MATERIAL FOR THE TASK ->
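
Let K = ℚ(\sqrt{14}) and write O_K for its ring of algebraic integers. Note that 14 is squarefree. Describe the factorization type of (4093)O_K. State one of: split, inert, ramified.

14 mod 4 = 2, hence disc K = 4·14 = 56 and O_K = ℤ[√14].
4093 ∤ 56, so 4093 is unramified.
Legendre symbol by Euler's criterion: (14/4093) ≡ 14^2046 ≡ 1 (mod 4093), i.e. (14/4093) = 1.
d is a quadratic residue mod p, hence 4093 splits in O_K.

split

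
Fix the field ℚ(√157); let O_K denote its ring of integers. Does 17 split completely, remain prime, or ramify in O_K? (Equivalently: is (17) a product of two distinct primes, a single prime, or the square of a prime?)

157 mod 4 = 1, hence disc K = 157 and O_K = ℤ[(1+√157)/2].
17 ∤ 157, so 17 is unramified.
(157/17) = 4^8 mod 17 = 1, giving Legendre symbol 1.
Legendre symbol 1 ⇒ 17 is split.

split — (17) = 𝔭₁𝔭₂ with 𝔭₁ ≠ 𝔭₂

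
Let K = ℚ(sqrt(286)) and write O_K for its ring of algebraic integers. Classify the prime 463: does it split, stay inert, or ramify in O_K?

splits completely

Since 286 ≢ 1 mod 4, the ring of integers is ℤ[√286] with discriminant 4·286 = 1144.
463 ∤ 1144, so 463 is unramified.
Legendre symbol by Euler's criterion: (286/463) ≡ 286^231 ≡ 1 (mod 463), i.e. (286/463) = 1.
Legendre symbol 1 ⇒ 463 is split.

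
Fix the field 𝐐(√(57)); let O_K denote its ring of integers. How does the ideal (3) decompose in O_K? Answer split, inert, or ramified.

d = 57 ≡ 1 (mod 4), so O_K = ℤ[(1+√57)/2] and disc(K) = d = 57.
disc(K) = 57 = 3·19, so p = 3 is ramified.

3 is ramified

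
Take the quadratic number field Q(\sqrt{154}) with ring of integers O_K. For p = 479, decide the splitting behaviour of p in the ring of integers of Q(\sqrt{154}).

Since 154 ≢ 1 mod 4, the ring of integers is ℤ[√154] with discriminant 4·154 = 616.
Since gcd(479, 616) = 1 the prime 479 does not ramify.
(154/479) = 154^239 mod 479 = 1, giving Legendre symbol 1.
(154/479) = 1, so 479 splits.

split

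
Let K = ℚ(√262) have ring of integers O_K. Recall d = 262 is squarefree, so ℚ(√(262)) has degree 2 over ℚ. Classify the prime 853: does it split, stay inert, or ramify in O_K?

853 splits in O_K

d = 262 ≡ 2 (mod 4), so O_K = ℤ[√262] and disc(K) = 4d = 1048.
853 ∤ 1048, so 853 is unramified.
Euler's criterion: 262^426 mod 853 = 1. Thus (262|853) = 1.
d is a quadratic residue mod p, hence 853 splits in O_K.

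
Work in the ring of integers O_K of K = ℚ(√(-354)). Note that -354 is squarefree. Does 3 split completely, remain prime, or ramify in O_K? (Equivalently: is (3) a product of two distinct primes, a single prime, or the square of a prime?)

d = -354 ≡ 2 (mod 4), so O_K = ℤ[√-354] and disc(K) = 4d = -1416.
disc(K) = -1416 = 3·(-472), so p = 3 is ramified.

ramified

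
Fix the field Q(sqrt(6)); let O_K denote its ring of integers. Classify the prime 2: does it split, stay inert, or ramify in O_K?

Since 6 ≢ 1 mod 4, the ring of integers is ℤ[√6] with discriminant 4·6 = 24.
2 divides disc(K) = 24, so 2 ramifies.

2 is ramified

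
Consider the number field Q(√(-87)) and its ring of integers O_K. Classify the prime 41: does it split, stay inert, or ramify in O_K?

d = -87 ≡ 1 (mod 4), so O_K = ℤ[(1+√-87)/2] and disc(K) = d = -87.
disc(K) = -87 is not divisible by 41; 41 is unramified.
Euler's criterion: (-87)^20 mod 41 = 1. Thus (-87|41) = 1.
d is a quadratic residue mod p, hence 41 splits in O_K.

split — (41) = 𝔭₁𝔭₂ with 𝔭₁ ≠ 𝔭₂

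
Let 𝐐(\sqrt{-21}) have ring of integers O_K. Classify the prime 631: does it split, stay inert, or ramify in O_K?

Since -21 ≢ 1 mod 4, the ring of integers is ℤ[√-21] with discriminant 4·(-21) = -84.
disc(K) = -84 is not divisible by 631; 631 is unramified.
Compute (-21/631) via Euler: 610^((631-1)/2) mod 631 = 630, so (-21/631) = -1.
(-21/631) = -1, so 631 is inert.

631 remains inert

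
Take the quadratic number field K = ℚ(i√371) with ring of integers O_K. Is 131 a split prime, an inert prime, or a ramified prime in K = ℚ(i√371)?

Since -371 ≡ 1 mod 4, the ring of integers is ℤ[(1+√-371)/2] with discriminant -371.
131 ∤ -371, so 131 is unramified.
(-371/131) = 22^65 mod 131 = 130, giving Legendre symbol -1.
(-371/131) = -1, so 131 is inert.

inert — (131) stays prime in O_K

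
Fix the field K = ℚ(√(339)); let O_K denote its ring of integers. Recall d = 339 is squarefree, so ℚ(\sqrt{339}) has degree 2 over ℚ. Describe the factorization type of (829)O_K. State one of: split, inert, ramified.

inert

Since 339 ≢ 1 mod 4, the ring of integers is ℤ[√339] with discriminant 4·339 = 1356.
disc(K) = 1356 is not divisible by 829; 829 is unramified.
Euler's criterion: 339^414 mod 829 = 828. Thus (339|829) = -1.
(339/829) = -1, so 829 is inert.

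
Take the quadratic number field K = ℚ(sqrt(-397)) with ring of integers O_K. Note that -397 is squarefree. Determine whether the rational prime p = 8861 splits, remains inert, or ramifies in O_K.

d = -397 ≡ 3 (mod 4), so O_K = ℤ[√-397] and disc(K) = 4d = -1588.
Since gcd(8861, -1588) = 1 the prime 8861 does not ramify.
Legendre symbol by Euler's criterion: (-397/8861) ≡ (-397)^4430 ≡ 1 (mod 8861), i.e. (-397/8861) = 1.
Legendre symbol 1 ⇒ 8861 is split.

p splits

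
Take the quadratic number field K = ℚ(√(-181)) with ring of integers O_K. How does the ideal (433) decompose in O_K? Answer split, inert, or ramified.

d = -181 ≡ 3 (mod 4), so O_K = ℤ[√-181] and disc(K) = 4d = -724.
433 ∤ -724, so 433 is unramified.
(-181/433) = 252^216 mod 433 = 432, giving Legendre symbol -1.
d is a non-residue mod p, hence 433 remains inert in O_K.

remains prime (inert)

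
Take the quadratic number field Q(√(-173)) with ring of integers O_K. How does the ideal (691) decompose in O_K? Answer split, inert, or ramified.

-173 mod 4 = 3, hence disc K = 4·(-173) = -692 and O_K = ℤ[√-173].
disc(K) = -692 is not divisible by 691; 691 is unramified.
Compute (-173/691) via Euler: 518^((691-1)/2) mod 691 = 690, so (-173/691) = -1.
(-173/691) = -1, so 691 is inert.

inert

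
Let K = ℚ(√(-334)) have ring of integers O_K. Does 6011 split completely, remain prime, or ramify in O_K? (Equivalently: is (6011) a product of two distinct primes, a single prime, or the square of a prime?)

split — (6011) = 𝔭₁𝔭₂ with 𝔭₁ ≠ 𝔭₂

-334 mod 4 = 2, hence disc K = 4·(-334) = -1336 and O_K = ℤ[√-334].
6011 ∤ -1336, so 6011 is unramified.
Euler's criterion: (-334)^3005 mod 6011 = 1. Thus (-334|6011) = 1.
(-334/6011) = 1, so 6011 splits.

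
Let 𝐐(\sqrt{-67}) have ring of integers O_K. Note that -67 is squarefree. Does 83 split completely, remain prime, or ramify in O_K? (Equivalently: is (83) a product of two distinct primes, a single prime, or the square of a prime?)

-67 mod 4 = 1, hence disc K = -67 and O_K = ℤ[(1+√-67)/2].
83 ∤ -67, so 83 is unramified.
Compute (-67/83) via Euler: 16^((83-1)/2) mod 83 = 1, so (-67/83) = 1.
d is a quadratic residue mod p, hence 83 splits in O_K.

splits completely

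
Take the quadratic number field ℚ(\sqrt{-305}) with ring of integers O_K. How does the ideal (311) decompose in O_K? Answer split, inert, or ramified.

-305 mod 4 = 3, hence disc K = 4·(-305) = -1220 and O_K = ℤ[√-305].
Since gcd(311, -1220) = 1 the prime 311 does not ramify.
Legendre symbol by Euler's criterion: (-305/311) ≡ (-305)^155 ≡ 1 (mod 311), i.e. (-305/311) = 1.
d is a quadratic residue mod p, hence 311 splits in O_K.

split — (311) = 𝔭₁𝔭₂ with 𝔭₁ ≠ 𝔭₂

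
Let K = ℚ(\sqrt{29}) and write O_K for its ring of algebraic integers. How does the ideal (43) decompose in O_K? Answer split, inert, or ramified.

remains prime (inert)

Since 29 ≡ 1 mod 4, the ring of integers is ℤ[(1+√29)/2] with discriminant 29.
disc(K) = 29 is not divisible by 43; 43 is unramified.
Legendre symbol by Euler's criterion: (29/43) ≡ 29^21 ≡ 42 (mod 43), i.e. (29/43) = -1.
d is a non-residue mod p, hence 43 remains inert in O_K.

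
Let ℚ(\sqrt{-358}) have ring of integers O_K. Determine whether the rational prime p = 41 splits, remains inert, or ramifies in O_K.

-358 mod 4 = 2, hence disc K = 4·(-358) = -1432 and O_K = ℤ[√-358].
Since gcd(41, -1432) = 1 the prime 41 does not ramify.
Legendre symbol by Euler's criterion: (-358/41) ≡ (-358)^20 ≡ 40 (mod 41), i.e. (-358/41) = -1.
d is a non-residue mod p, hence 41 remains inert in O_K.

41 remains inert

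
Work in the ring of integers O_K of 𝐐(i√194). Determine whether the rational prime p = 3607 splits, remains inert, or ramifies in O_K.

inert — (3607) stays prime in O_K

d = -194 ≡ 2 (mod 4), so O_K = ℤ[√-194] and disc(K) = 4d = -776.
3607 ∤ -776, so 3607 is unramified.
Euler's criterion: (-194)^1803 mod 3607 = 3606. Thus (-194|3607) = -1.
(-194/3607) = -1, so 3607 is inert.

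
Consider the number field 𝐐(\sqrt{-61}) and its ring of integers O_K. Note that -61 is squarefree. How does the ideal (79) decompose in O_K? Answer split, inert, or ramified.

splits completely

-61 mod 4 = 3, hence disc K = 4·(-61) = -244 and O_K = ℤ[√-61].
79 ∤ -244, so 79 is unramified.
Euler's criterion: (-61)^39 mod 79 = 1. Thus (-61|79) = 1.
Legendre symbol 1 ⇒ 79 is split.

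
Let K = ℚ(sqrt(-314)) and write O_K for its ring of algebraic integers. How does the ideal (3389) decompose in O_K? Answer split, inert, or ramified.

split — (3389) = 𝔭₁𝔭₂ with 𝔭₁ ≠ 𝔭₂

Since -314 ≢ 1 mod 4, the ring of integers is ℤ[√-314] with discriminant 4·(-314) = -1256.
3389 ∤ -1256, so 3389 is unramified.
(-314/3389) = 3075^1694 mod 3389 = 1, giving Legendre symbol 1.
Legendre symbol 1 ⇒ 3389 is split.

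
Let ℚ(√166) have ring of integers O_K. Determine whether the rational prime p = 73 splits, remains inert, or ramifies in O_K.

166 mod 4 = 2, hence disc K = 4·166 = 664 and O_K = ℤ[√166].
73 ∤ 664, so 73 is unramified.
Legendre symbol by Euler's criterion: (166/73) ≡ 166^36 ≡ 72 (mod 73), i.e. (166/73) = -1.
d is a non-residue mod p, hence 73 remains inert in O_K.

p is inert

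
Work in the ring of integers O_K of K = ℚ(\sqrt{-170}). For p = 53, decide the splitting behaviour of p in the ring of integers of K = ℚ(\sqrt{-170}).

p splits

Since -170 ≢ 1 mod 4, the ring of integers is ℤ[√-170] with discriminant 4·(-170) = -680.
Since gcd(53, -680) = 1 the prime 53 does not ramify.
Euler's criterion: (-170)^26 mod 53 = 1. Thus (-170|53) = 1.
(-170/53) = 1, so 53 splits.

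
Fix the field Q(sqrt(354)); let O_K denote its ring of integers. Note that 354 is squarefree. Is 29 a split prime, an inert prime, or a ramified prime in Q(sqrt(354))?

29 splits in O_K

Since 354 ≢ 1 mod 4, the ring of integers is ℤ[√354] with discriminant 4·354 = 1416.
Since gcd(29, 1416) = 1 the prime 29 does not ramify.
(354/29) = 6^14 mod 29 = 1, giving Legendre symbol 1.
Legendre symbol 1 ⇒ 29 is split.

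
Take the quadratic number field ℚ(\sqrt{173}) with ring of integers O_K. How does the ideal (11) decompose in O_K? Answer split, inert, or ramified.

d = 173 ≡ 1 (mod 4), so O_K = ℤ[(1+√173)/2] and disc(K) = d = 173.
Since gcd(11, 173) = 1 the prime 11 does not ramify.
Compute (173/11) via Euler: 8^((11-1)/2) mod 11 = 10, so (173/11) = -1.
d is a non-residue mod p, hence 11 remains inert in O_K.

remains prime (inert)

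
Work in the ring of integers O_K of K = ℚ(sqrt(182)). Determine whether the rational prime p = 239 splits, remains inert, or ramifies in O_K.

182 mod 4 = 2, hence disc K = 4·182 = 728 and O_K = ℤ[√182].
disc(K) = 728 is not divisible by 239; 239 is unramified.
Legendre symbol by Euler's criterion: (182/239) ≡ 182^119 ≡ 1 (mod 239), i.e. (182/239) = 1.
Legendre symbol 1 ⇒ 239 is split.

split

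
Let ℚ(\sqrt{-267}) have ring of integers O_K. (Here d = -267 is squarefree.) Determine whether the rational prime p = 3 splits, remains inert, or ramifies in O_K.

ramified

d = -267 ≡ 1 (mod 4), so O_K = ℤ[(1+√-267)/2] and disc(K) = d = -267.
3 divides disc(K) = -267, so 3 ramifies.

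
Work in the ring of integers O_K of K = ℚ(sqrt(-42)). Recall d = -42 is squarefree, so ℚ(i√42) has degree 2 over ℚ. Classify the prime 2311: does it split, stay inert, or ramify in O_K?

-42 mod 4 = 2, hence disc K = 4·(-42) = -168 and O_K = ℤ[√-42].
disc(K) = -168 is not divisible by 2311; 2311 is unramified.
Euler's criterion: (-42)^1155 mod 2311 = 2310. Thus (-42|2311) = -1.
d is a non-residue mod p, hence 2311 remains inert in O_K.

inert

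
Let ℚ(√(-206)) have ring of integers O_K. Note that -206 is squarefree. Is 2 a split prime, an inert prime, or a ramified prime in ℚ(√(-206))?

p ramifies

-206 mod 4 = 2, hence disc K = 4·(-206) = -824 and O_K = ℤ[√-206].
2 divides disc(K) = -824, so 2 ramifies.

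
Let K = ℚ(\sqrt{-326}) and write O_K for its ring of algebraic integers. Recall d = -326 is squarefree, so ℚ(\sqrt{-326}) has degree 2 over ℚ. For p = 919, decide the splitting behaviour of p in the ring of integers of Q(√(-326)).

-326 mod 4 = 2, hence disc K = 4·(-326) = -1304 and O_K = ℤ[√-326].
Since gcd(919, -1304) = 1 the prime 919 does not ramify.
(-326/919) = 593^459 mod 919 = 1, giving Legendre symbol 1.
Legendre symbol 1 ⇒ 919 is split.

split — (919) = 𝔭₁𝔭₂ with 𝔭₁ ≠ 𝔭₂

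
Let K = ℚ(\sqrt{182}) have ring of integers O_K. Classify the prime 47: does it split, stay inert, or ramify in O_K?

d = 182 ≡ 2 (mod 4), so O_K = ℤ[√182] and disc(K) = 4d = 728.
47 ∤ 728, so 47 is unramified.
Compute (182/47) via Euler: 41^((47-1)/2) mod 47 = 46, so (182/47) = -1.
(182/47) = -1, so 47 is inert.

p is inert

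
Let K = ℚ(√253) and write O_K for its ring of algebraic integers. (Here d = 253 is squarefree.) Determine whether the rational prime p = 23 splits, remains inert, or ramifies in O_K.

253 mod 4 = 1, hence disc K = 253 and O_K = ℤ[(1+√253)/2].
disc(K) = 253 = 23·11, so p = 23 is ramified.

ramified — (23) = 𝔭²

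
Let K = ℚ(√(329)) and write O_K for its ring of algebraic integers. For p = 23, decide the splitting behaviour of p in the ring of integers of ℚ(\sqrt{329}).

d = 329 ≡ 1 (mod 4), so O_K = ℤ[(1+√329)/2] and disc(K) = d = 329.
disc(K) = 329 is not divisible by 23; 23 is unramified.
(329/23) = 7^11 mod 23 = 22, giving Legendre symbol -1.
d is a non-residue mod p, hence 23 remains inert in O_K.

p is inert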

EXERCISE GOAL -> Copy out exactly the lines that run from the one holding "Let K = ℚ(√253)" through the end of the data above.

ANSWER AREA ->
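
Let K = ℚ(√253) and write O_K for its ring of algebraic integers. (Here d = 253 is squarefree.) Determine whether the rational prime p = 23 splits, remains inert, or ramifies in O_K.

253 mod 4 = 1, hence disc K = 253 and O_K = ℤ[(1+√253)/2].
disc(K) = 253 = 23·11, so p = 23 is ramified.

ramified — (23) = 𝔭²

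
Let K = ℚ(√(329)) and write O_K for its ring of algebraic integers. For p = 23, decide the splitting behaviour of p in the ring of integers of ℚ(\sqrt{329}).

d = 329 ≡ 1 (mod 4), so O_K = ℤ[(1+√329)/2] and disc(K) = d = 329.
disc(K) = 329 is not divisible by 23; 23 is unramified.
(329/23) = 7^11 mod 23 = 22, giving Legendre symbol -1.
d is a non-residue mod p, hence 23 remains inert in O_K.

p is inert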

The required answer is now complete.